== AIM OF THE TASK ==
Reproduce exactly, and only, the lines below from the one containing "Declan is auditing" through the one containing "A run ending".

++++ RECORD EXTRACTS ++++

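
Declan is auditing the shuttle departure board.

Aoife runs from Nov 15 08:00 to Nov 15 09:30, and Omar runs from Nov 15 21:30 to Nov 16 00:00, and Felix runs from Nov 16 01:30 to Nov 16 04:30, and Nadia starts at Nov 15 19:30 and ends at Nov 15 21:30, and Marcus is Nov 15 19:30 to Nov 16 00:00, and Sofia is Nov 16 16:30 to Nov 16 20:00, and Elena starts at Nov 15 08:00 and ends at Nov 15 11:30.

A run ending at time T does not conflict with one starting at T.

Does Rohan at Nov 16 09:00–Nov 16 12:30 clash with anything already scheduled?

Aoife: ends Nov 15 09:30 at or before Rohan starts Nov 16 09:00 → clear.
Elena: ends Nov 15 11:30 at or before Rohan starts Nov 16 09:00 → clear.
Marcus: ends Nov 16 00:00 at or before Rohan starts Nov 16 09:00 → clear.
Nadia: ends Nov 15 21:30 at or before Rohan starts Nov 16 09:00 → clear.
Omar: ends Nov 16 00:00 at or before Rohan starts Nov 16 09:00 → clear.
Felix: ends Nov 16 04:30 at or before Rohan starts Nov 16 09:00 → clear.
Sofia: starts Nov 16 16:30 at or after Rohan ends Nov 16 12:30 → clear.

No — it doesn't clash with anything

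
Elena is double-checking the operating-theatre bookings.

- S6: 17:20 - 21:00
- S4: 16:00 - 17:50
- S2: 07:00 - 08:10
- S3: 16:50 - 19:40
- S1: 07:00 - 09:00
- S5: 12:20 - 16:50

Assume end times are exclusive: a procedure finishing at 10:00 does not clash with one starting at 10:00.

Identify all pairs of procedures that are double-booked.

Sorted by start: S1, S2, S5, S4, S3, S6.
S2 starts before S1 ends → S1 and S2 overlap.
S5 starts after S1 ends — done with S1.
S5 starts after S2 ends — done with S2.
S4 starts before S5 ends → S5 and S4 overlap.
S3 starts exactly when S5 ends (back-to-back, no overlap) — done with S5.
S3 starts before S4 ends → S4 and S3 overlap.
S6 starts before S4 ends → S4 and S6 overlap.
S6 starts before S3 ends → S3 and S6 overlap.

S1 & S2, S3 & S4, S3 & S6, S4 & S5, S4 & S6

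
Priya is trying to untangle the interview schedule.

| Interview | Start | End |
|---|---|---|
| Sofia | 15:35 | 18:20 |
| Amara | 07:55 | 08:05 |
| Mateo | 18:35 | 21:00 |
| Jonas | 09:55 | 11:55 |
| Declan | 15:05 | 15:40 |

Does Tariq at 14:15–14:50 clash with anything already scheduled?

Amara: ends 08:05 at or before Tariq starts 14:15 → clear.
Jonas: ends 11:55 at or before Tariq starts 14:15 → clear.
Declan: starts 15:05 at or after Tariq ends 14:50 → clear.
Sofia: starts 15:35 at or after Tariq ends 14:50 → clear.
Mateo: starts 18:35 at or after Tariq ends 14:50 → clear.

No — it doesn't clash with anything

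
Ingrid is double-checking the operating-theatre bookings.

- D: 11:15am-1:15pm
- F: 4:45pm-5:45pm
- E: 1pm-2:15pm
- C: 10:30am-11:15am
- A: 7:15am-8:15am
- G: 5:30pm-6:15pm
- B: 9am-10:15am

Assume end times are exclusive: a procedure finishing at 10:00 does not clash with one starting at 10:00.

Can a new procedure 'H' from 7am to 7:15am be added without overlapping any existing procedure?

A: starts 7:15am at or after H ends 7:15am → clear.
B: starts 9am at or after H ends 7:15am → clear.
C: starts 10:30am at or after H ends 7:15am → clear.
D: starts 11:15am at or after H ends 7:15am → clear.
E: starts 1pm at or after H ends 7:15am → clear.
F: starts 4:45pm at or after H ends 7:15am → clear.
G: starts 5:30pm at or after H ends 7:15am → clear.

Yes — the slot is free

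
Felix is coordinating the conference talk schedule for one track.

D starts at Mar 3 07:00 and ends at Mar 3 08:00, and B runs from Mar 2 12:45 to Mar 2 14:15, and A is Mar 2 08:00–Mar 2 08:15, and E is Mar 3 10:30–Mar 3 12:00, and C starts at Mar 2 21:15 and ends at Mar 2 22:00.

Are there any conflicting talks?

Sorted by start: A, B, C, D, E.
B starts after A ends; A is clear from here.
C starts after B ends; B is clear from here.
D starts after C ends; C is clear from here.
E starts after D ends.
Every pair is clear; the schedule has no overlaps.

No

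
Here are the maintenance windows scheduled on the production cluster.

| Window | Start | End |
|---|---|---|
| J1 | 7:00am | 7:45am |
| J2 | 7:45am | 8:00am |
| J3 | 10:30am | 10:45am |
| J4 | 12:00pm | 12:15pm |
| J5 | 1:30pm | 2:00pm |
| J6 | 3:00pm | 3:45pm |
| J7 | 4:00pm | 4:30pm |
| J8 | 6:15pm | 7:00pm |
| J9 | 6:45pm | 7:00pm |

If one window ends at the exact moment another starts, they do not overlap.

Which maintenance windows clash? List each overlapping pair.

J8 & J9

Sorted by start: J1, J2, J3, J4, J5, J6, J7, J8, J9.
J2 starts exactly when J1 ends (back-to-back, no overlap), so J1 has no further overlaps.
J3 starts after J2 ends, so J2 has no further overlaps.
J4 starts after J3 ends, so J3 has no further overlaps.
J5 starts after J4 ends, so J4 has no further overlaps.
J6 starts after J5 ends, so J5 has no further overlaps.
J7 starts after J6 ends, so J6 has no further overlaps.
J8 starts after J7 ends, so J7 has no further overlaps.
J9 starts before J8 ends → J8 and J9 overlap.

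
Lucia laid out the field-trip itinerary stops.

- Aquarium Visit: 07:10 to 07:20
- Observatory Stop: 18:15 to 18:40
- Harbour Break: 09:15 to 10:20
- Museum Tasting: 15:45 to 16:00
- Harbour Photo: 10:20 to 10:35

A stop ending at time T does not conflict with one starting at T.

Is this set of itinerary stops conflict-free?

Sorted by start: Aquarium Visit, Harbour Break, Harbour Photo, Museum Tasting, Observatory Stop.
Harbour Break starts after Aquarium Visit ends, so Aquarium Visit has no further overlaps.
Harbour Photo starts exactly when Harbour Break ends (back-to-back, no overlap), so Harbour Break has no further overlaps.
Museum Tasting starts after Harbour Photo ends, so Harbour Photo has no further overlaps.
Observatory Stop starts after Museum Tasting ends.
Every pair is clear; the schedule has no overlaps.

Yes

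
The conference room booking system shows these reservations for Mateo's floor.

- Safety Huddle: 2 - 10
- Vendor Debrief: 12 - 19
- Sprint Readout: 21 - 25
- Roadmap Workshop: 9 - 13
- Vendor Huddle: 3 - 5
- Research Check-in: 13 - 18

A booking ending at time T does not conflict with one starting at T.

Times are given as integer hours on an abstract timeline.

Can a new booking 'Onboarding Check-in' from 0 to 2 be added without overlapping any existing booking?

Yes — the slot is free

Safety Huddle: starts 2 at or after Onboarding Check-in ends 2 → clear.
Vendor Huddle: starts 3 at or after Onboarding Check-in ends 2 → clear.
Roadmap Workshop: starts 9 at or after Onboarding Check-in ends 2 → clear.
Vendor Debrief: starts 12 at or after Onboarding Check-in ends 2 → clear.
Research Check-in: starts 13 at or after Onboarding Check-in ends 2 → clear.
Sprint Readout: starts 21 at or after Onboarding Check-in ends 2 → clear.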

++++
++++ RECORD EXTRACTS ++++

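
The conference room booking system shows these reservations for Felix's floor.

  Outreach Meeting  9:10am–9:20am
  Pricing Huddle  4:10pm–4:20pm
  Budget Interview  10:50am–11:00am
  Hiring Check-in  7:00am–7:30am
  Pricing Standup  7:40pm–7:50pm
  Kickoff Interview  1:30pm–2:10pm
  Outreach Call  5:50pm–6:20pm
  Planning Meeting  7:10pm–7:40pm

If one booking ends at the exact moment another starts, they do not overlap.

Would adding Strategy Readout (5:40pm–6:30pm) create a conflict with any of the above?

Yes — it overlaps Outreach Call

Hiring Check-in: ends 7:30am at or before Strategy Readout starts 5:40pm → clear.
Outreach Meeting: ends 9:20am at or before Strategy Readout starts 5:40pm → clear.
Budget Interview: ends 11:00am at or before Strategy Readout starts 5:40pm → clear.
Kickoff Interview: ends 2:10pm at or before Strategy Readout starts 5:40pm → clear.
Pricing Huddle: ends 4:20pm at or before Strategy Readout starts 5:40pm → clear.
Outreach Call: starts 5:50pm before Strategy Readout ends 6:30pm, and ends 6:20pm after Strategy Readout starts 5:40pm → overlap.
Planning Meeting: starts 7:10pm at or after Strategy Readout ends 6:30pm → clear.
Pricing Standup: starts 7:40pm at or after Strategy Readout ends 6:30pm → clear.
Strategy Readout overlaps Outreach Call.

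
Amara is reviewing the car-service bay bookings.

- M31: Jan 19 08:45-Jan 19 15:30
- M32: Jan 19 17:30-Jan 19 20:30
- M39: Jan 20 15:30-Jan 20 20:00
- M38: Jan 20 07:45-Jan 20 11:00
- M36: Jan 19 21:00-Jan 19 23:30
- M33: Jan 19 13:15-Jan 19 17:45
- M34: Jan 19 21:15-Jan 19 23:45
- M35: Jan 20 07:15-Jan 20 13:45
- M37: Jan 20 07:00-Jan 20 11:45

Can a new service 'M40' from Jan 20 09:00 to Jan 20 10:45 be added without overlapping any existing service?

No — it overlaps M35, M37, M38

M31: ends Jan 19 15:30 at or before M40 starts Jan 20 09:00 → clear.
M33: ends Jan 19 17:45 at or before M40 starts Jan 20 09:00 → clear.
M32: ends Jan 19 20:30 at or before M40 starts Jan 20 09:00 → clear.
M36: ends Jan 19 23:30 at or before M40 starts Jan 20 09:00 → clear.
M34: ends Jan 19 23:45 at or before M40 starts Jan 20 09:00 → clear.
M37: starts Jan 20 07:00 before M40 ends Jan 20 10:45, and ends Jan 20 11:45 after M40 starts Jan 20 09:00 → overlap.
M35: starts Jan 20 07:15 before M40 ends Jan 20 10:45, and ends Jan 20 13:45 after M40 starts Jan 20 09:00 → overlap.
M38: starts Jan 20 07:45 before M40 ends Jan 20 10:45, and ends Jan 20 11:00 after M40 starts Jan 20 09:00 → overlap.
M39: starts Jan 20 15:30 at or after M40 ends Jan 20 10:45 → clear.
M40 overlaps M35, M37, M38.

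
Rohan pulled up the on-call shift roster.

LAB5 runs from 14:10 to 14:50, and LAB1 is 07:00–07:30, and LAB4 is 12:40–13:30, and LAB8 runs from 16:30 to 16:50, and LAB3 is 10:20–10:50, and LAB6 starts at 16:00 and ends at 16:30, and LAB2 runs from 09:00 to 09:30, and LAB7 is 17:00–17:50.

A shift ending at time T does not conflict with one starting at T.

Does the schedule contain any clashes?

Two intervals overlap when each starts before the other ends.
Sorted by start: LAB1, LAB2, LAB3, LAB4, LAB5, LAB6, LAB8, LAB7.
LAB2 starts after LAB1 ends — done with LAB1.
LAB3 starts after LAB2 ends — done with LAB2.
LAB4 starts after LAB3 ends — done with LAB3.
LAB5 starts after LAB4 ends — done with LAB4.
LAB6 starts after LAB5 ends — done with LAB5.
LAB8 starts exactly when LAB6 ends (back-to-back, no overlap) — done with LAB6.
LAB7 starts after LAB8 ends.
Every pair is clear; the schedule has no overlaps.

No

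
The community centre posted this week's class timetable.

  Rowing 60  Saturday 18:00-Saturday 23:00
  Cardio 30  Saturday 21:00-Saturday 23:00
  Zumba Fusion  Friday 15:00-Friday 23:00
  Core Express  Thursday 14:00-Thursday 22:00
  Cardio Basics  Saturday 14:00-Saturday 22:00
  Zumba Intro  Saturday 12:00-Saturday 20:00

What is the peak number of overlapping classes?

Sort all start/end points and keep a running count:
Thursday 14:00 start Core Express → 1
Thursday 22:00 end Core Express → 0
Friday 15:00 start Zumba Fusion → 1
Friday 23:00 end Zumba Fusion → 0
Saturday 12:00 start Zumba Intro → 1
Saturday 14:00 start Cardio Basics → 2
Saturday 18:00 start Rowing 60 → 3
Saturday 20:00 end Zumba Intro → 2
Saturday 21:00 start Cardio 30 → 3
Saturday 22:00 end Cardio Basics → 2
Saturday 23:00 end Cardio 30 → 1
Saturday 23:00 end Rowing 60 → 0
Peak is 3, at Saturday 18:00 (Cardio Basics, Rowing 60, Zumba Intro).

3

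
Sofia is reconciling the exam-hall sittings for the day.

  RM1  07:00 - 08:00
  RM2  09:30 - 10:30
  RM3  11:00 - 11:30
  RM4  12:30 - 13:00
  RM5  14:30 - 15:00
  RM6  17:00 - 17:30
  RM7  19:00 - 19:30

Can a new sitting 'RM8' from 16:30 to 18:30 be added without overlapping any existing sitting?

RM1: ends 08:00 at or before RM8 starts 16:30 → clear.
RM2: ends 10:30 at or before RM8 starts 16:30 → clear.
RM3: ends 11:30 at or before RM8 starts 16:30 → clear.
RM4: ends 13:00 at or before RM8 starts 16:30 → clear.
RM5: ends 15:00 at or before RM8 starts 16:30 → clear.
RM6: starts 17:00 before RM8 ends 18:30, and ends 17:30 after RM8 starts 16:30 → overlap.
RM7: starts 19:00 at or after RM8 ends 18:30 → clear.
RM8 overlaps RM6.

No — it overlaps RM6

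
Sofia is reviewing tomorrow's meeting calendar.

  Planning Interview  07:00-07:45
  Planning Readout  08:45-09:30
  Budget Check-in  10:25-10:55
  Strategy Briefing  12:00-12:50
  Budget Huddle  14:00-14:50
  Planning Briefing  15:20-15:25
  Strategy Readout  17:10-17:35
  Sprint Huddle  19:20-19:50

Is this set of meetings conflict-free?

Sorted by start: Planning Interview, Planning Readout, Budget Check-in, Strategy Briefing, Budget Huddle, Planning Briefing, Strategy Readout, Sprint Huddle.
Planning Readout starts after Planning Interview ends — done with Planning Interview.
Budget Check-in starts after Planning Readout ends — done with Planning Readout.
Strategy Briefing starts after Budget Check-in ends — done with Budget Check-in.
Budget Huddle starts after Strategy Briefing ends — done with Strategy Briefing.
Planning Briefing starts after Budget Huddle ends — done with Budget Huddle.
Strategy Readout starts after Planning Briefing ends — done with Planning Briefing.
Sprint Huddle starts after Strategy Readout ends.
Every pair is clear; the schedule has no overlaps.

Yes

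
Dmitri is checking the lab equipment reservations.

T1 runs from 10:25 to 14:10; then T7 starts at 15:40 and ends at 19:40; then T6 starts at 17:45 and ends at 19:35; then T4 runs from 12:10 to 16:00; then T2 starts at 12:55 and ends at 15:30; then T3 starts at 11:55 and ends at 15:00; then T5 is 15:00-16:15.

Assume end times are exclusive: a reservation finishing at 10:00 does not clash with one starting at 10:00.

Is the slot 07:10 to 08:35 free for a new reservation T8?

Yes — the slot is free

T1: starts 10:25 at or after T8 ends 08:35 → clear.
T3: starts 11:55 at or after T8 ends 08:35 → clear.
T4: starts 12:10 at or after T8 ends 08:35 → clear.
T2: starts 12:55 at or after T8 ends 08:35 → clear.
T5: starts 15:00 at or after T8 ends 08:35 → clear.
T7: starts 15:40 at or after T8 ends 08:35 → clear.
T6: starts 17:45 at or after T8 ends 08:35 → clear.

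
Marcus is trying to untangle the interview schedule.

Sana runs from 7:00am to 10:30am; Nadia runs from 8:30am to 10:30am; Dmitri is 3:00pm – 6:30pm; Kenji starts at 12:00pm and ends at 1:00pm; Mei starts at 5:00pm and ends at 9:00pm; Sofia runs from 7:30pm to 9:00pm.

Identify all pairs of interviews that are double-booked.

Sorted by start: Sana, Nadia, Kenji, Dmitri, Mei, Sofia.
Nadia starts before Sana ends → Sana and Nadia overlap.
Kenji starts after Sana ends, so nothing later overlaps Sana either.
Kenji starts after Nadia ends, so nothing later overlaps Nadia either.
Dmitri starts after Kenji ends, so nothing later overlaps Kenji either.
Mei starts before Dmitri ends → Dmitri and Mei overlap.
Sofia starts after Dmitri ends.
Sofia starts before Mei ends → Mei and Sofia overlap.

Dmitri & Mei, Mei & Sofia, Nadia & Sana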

++++

== WRITTEN SOLUTION ==
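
Declan is auditing the shuttle departure board.

Aoife runs from Nov 15 08:00 to Nov 15 09:30, and Omar runs from Nov 15 21:30 to Nov 16 00:00, and Felix runs from Nov 16 01:30 to Nov 16 04:30, and Nadia starts at Nov 15 19:30 and ends at Nov 15 21:30, and Marcus is Nov 15 19:30 to Nov 16 00:00, and Sofia is Nov 16 16:30 to Nov 16 20:00, and Elena starts at Nov 15 08:00 and ends at Nov 15 11:30.

A run ending at time T does not conflict with one starting at T.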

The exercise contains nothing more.